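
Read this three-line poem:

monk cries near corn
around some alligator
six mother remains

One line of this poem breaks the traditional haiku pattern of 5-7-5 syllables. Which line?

Line 1: "monk cries near corn": 1+1+1+1 = 4 (expected 5)
Line 2: "around some alligator": 2+1+4 = 7 ✓
Line 3: "six mother remains": 1+2+2 = 5 ✓

The first line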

☆ ☆ ☆ ☆

▶ DIRECTIONS FOR THIS TASK
Once the line with "One line of" is found, transcribe it and each line after it through the final line of the entries, exactly and only.

▶ ANSWER TO THIS TASK
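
One line of this poem breaks the traditional haiku pattern of 5-7-5 syllables. Which line?

Line 1: "monk cries near corn": 1+1+1+1 = 4 (expected 5)
Line 2: "around some alligator": 2+1+4 = 7 ✓
Line 3: "six mother remains": 1+2+2 = 5 ✓

The first line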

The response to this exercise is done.